== Segment start ==

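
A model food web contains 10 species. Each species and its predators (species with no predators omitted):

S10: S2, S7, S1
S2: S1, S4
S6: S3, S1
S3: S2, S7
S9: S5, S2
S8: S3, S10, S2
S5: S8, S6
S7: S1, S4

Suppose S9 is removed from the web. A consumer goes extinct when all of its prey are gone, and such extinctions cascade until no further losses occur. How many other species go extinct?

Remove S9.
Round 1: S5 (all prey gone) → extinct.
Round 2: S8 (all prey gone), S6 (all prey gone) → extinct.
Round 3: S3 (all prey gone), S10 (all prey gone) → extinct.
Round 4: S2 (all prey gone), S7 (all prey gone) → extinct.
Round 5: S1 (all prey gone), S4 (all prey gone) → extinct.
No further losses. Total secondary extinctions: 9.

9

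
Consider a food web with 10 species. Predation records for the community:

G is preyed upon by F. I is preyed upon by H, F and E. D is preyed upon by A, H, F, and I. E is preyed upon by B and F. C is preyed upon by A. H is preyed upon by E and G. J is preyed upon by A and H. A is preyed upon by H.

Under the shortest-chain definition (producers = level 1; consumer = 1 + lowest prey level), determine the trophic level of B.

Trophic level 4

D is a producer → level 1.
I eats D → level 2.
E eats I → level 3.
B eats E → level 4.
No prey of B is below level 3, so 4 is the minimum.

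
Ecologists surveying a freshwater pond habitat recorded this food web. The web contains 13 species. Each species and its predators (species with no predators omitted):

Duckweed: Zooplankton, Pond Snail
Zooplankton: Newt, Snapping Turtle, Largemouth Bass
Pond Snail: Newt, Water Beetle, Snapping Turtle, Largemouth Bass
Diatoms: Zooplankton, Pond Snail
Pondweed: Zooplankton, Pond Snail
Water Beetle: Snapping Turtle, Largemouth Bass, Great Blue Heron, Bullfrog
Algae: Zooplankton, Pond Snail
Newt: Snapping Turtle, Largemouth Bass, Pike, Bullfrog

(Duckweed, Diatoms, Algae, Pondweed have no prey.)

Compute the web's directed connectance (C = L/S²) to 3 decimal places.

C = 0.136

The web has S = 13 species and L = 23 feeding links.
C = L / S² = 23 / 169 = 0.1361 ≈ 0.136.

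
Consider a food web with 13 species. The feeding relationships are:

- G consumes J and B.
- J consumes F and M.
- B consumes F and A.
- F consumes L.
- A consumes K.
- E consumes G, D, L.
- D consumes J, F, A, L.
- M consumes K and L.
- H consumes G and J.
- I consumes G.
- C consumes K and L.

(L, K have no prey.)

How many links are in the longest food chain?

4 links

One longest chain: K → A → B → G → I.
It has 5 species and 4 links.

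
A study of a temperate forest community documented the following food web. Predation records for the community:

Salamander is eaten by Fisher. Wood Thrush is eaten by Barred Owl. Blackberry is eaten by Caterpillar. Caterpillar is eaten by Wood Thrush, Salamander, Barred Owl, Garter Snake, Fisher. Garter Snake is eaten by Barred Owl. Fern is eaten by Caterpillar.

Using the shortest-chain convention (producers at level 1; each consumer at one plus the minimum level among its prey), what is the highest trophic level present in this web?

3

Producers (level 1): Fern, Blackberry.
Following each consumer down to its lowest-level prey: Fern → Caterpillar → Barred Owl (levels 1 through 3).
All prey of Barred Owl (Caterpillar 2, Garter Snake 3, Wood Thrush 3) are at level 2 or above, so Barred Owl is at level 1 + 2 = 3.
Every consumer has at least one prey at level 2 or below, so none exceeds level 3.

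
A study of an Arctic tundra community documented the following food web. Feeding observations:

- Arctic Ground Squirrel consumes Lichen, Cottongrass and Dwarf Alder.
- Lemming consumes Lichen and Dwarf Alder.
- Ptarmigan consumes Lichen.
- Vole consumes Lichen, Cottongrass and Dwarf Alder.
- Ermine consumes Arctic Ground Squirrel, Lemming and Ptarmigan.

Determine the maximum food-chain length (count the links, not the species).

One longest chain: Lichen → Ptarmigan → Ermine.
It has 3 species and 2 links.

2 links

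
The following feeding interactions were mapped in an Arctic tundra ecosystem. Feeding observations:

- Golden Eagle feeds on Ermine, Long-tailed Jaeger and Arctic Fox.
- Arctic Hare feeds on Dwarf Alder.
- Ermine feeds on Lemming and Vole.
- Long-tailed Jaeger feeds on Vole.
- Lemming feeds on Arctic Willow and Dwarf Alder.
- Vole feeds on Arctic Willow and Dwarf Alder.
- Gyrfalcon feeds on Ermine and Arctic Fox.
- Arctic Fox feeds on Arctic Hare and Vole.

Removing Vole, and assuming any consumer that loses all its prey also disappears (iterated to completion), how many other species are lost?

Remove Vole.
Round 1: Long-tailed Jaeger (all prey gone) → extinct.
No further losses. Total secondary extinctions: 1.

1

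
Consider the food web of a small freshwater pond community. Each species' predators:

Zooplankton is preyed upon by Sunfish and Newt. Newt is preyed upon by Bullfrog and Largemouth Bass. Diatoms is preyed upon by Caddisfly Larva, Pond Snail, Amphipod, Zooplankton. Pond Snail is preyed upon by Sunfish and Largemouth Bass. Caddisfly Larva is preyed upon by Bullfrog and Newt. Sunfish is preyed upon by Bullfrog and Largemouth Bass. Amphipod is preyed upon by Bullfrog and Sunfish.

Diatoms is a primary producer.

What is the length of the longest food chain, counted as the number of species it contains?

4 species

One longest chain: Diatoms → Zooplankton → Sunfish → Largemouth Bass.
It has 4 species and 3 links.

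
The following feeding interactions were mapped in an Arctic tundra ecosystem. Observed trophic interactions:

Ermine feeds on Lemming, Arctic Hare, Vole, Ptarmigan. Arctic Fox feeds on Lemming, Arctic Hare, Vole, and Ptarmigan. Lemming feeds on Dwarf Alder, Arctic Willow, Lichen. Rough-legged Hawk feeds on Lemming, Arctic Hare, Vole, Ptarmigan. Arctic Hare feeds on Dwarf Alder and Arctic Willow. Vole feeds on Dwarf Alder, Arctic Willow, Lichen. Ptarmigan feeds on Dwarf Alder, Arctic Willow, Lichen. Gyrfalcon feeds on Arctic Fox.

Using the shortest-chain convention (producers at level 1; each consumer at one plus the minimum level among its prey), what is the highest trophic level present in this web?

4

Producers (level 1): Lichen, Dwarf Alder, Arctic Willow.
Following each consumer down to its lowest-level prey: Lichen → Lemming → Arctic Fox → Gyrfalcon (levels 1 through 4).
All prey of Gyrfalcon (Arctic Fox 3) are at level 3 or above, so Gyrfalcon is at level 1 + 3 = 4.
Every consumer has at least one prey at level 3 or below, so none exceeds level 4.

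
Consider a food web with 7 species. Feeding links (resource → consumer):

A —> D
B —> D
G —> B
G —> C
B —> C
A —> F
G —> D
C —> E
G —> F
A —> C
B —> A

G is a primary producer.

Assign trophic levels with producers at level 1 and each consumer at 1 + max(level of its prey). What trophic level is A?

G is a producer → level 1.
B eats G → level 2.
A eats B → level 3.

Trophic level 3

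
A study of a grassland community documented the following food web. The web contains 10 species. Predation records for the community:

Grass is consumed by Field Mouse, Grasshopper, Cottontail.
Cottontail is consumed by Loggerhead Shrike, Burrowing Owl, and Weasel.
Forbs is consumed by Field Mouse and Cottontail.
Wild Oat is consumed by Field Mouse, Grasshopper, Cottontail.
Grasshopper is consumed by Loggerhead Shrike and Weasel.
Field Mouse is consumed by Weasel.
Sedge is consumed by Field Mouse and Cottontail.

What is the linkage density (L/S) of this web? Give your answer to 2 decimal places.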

== Segment end ==
== Segment start ==

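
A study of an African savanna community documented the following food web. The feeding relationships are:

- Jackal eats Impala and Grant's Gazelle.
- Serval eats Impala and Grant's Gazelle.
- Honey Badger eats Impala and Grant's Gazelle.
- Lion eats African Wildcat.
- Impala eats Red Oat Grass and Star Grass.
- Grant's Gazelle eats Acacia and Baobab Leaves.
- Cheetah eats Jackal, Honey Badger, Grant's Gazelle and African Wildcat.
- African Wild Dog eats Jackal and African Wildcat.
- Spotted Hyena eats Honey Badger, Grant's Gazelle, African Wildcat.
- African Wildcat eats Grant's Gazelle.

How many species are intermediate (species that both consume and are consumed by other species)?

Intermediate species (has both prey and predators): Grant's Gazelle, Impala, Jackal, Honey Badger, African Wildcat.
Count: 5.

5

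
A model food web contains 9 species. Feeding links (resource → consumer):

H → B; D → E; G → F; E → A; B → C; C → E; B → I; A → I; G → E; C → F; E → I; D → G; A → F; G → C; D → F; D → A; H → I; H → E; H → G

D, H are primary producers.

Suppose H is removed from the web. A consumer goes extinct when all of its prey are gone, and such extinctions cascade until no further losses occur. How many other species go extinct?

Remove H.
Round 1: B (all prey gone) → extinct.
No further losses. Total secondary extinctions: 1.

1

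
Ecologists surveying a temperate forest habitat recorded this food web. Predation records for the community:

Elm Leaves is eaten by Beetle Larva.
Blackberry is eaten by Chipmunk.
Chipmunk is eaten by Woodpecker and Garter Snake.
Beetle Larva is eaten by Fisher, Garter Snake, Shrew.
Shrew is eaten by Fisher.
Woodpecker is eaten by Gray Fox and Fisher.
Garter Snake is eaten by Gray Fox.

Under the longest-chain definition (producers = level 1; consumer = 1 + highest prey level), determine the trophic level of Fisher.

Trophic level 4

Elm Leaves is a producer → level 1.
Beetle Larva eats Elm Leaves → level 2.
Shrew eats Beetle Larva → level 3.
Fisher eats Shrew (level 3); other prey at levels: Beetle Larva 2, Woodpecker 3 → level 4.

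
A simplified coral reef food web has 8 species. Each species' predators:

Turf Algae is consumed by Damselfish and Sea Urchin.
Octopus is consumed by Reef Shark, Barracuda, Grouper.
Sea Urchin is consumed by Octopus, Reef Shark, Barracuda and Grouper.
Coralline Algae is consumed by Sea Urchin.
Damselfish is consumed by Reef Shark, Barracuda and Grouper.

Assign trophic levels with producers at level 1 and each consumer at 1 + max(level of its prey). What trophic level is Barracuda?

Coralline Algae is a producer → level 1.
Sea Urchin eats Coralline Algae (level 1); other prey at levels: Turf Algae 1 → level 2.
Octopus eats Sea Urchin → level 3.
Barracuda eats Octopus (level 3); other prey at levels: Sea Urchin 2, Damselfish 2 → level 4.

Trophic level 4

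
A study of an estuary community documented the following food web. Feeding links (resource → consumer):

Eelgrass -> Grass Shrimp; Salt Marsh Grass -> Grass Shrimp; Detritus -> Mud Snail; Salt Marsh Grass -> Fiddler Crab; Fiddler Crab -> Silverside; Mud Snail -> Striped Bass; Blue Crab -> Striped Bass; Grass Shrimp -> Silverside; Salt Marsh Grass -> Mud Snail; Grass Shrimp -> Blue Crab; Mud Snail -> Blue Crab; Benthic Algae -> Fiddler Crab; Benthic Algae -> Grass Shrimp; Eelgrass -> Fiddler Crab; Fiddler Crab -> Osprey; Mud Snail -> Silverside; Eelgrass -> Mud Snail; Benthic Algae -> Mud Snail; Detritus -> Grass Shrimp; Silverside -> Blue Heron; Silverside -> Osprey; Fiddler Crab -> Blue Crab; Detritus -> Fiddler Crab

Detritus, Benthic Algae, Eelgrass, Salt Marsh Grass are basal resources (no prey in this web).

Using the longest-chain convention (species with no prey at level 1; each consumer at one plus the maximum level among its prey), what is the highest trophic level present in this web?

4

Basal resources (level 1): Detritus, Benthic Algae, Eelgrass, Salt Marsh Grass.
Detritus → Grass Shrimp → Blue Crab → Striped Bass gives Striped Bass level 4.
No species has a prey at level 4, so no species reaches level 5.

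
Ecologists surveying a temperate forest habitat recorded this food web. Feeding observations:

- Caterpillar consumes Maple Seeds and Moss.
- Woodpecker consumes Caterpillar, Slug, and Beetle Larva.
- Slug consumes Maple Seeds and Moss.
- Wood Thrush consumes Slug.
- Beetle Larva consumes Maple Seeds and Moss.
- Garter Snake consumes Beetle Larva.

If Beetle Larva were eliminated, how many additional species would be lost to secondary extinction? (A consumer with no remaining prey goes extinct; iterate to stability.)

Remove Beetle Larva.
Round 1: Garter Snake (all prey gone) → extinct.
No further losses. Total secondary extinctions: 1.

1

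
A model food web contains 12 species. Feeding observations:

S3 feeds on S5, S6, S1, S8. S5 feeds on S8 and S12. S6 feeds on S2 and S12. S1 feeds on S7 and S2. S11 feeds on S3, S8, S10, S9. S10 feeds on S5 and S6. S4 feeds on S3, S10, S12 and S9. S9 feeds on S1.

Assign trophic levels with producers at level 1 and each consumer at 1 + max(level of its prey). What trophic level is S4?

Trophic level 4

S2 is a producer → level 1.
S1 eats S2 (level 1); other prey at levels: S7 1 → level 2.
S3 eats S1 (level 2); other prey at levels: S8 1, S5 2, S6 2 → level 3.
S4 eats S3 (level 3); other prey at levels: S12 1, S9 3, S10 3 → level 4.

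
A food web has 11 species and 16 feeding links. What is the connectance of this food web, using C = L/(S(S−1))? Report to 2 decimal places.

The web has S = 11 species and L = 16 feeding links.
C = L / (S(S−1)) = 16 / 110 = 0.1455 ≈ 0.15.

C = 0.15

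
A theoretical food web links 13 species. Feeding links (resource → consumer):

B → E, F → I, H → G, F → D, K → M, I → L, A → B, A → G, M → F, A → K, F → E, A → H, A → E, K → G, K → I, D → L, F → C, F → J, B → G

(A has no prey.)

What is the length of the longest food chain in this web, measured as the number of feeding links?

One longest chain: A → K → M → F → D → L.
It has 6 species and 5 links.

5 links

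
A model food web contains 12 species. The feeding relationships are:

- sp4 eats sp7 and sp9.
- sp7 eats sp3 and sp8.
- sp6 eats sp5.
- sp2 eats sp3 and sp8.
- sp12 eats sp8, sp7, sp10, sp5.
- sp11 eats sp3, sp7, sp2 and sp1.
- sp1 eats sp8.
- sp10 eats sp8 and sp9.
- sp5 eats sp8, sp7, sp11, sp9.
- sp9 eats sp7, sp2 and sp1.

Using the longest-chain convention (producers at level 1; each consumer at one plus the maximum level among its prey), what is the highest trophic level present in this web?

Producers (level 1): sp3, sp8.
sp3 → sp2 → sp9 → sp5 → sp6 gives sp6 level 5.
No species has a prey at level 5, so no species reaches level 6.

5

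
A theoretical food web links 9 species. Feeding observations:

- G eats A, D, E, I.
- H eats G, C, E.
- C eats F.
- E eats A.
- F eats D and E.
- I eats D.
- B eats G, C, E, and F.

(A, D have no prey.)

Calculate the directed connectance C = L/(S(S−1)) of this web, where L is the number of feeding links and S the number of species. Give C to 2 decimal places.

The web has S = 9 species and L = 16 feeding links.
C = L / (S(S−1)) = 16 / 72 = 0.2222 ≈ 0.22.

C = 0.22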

== Segment end ==
== Segment start ==

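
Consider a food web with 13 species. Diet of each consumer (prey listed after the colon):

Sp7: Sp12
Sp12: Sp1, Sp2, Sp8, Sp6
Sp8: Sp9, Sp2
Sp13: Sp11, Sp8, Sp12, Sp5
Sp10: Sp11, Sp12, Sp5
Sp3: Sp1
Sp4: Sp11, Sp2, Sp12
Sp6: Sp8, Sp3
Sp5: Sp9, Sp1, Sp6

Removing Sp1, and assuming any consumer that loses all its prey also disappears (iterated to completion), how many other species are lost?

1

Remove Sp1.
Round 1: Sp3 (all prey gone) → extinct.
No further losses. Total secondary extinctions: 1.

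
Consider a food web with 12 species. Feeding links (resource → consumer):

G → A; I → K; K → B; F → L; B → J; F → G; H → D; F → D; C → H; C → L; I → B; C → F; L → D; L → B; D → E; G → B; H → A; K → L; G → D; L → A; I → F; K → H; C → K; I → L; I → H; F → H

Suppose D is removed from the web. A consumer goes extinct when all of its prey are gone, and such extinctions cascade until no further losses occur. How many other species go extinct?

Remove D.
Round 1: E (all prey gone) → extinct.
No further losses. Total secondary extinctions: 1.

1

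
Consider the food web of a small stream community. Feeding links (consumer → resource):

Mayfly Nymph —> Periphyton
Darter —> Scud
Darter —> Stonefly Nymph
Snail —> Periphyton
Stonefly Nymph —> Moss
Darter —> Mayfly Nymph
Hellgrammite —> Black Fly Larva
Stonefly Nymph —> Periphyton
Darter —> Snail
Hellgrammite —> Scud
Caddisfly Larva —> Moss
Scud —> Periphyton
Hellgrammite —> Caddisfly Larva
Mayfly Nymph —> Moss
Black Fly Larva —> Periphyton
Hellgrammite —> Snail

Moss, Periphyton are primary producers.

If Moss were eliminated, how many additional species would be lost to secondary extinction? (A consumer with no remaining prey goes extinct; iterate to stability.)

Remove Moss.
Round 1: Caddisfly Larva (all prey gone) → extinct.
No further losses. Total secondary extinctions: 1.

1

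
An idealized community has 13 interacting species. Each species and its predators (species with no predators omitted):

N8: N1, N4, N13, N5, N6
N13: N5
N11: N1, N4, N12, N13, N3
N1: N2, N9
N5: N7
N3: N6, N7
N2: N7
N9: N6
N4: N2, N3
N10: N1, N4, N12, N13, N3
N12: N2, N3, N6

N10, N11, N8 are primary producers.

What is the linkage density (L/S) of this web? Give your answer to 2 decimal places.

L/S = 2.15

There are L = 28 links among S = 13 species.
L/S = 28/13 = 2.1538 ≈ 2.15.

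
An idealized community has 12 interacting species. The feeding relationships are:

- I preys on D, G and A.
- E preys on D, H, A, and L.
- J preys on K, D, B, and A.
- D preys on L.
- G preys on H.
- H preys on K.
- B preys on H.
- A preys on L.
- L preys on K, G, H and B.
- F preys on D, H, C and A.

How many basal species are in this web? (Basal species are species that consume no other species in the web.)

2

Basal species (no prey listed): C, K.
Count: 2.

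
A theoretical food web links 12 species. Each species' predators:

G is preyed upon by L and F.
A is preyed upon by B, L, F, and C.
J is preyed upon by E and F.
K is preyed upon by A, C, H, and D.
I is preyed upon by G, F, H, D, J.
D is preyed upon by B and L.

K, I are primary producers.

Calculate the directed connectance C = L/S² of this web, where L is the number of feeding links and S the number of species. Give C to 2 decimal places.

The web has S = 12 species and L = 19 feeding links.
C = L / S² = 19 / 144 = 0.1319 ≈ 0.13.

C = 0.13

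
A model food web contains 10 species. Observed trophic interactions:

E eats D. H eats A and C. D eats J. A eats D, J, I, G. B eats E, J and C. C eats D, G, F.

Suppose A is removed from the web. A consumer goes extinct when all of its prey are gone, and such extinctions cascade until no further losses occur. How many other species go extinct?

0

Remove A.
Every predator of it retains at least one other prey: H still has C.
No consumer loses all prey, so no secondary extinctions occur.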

== Segment end ==

▶ _What you are asked to do_:
Wherever the string "relationships" appears in the records, copy the whole line.

▶ _Reply to the exercise_:
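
Consider a food web with 13 species. The feeding relationships are:
A study of an African savanna community documented the following food web. The feeding relationships are:
A model food web contains 12 species. The feeding relationships are:
An idealized community has 12 interacting species. The feeding relationships are: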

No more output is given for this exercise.